Within the entries below, find each line containing the word "SELECT" and copy it.

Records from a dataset
⁂

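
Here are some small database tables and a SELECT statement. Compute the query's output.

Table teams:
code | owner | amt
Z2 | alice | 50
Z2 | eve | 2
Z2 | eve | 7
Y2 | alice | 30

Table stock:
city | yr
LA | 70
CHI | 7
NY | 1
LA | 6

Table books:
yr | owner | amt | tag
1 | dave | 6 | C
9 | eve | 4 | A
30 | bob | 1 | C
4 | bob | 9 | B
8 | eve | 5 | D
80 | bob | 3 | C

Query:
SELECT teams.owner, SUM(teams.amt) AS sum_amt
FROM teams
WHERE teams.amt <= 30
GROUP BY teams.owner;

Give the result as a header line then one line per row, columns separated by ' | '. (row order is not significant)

== RESULT ==
teams.owner | sum_amt
eve | 9
alice | 30

Derivation:
After WHERE (3 rows):
teams.code | teams.owner | teams.amt
Z2 | eve | 2
Z2 | eve | 7
Y2 | alice | 30
After GROUP BY (2 rows):
teams.owner | sum_amt
eve | 9
alice | 30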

⁂

Output for this task
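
Here are some small database tables and a SELECT statement. Compute the query's output.
SELECT teams.owner, SUM(teams.amt) AS sum_amt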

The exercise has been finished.